▶ Exercise aim
Repeat the records below word for word.

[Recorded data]
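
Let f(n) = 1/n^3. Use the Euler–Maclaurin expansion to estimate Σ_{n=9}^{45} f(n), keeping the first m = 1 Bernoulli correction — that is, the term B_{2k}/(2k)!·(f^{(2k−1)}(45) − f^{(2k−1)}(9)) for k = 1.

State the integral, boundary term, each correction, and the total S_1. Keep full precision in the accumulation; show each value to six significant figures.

S_1 ≈ 0.00665533

The integral term ∫_9^45 1/x^3 dx = 0.00592593.
Endpoint term: (f(9) + f(45))/2 = (0.00137174 + 1.09739e-05)/2 = 0.000691358.
Running total after boundary: 0.00661728.
Correction k=1: B_{2}/2! · (f^{(1)}(45) − f^{(1)}(9)) = 1/12 · (-7.31596e-07 − (-0.000457247)) = 3.80430e-05.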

▶ Solution
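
Let f(n) = 1/n^3. Use the Euler–Maclaurin expansion to estimate Σ_{n=9}^{45} f(n), keeping the first m = 1 Bernoulli correction — that is, the term B_{2k}/(2k)!·(f^{(2k−1)}(45) − f^{(2k−1)}(9)) for k = 1.

State the integral, boundary term, each correction, and the total S_1. Keep full precision in the accumulation; show each value to six significant figures.

S_1 ≈ 0.00665533

The integral term ∫_9^45 1/x^3 dx = 0.00592593.
Endpoint term: (f(9) + f(45))/2 = (0.00137174 + 1.09739e-05)/2 = 0.000691358.
Running total after boundary: 0.00661728.
Correction k=1: B_{2}/2! · (f^{(1)}(45) − f^{(1)}(9)) = 1/12 · (-7.31596e-07 − (-0.000457247)) = 3.80430e-05.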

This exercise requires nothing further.